EXERCISE GOAL: Write every entry out again, exactly as given.

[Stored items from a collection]
•••••
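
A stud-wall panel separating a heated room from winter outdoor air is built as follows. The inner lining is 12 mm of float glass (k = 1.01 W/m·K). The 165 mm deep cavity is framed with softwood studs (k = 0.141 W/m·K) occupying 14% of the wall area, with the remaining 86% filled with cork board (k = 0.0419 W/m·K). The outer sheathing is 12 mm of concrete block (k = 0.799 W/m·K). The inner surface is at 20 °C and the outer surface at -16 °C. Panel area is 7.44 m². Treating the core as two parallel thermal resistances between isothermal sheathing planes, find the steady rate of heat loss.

Sheathing layers in series; stud and cavity paths in parallel between them.
R_inner = 0.012/(1.01×7.44) = 0.001597 K/W
R_stud  = 0.165/(0.141×0.14×7.44) = 1.123 K/W
R_cav   = 0.165/(0.0419×0.86×7.44) = 0.6155 K/W
1/R_core = 1/R_stud + 1/R_cav → R_core = 0.3976 K/W
R_outer = 0.012/(0.799×7.44) = 0.002019 K/W
R_total = 0.4012 K/W
Q = ΔT/R_total = 36/0.4012

Q ≈ 89.7 W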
•••••
RESPONSE AREA:
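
A stud-wall panel separating a heated room from winter outdoor air is built as follows. The inner lining is 12 mm of float glass (k = 1.01 W/m·K). The 165 mm deep cavity is framed with softwood studs (k = 0.141 W/m·K) occupying 14% of the wall area, with the remaining 86% filled with cork board (k = 0.0419 W/m·K). The outer sheathing is 12 mm of concrete block (k = 0.799 W/m·K). The inner surface is at 20 °C and the outer surface at -16 °C. Panel area is 7.44 m². Treating the core as two parallel thermal resistances between isothermal sheathing planes, find the steady rate of heat loss.

Sheathing layers in series; stud and cavity paths in parallel between them.
R_inner = 0.012/(1.01×7.44) = 0.001597 K/W
R_stud  = 0.165/(0.141×0.14×7.44) = 1.123 K/W
R_cav   = 0.165/(0.0419×0.86×7.44) = 0.6155 K/W
1/R_core = 1/R_stud + 1/R_cav → R_core = 0.3976 K/W
R_outer = 0.012/(0.799×7.44) = 0.002019 K/W
R_total = 0.4012 K/W
Q = ΔT/R_total = 36/0.4012

Q ≈ 89.7 W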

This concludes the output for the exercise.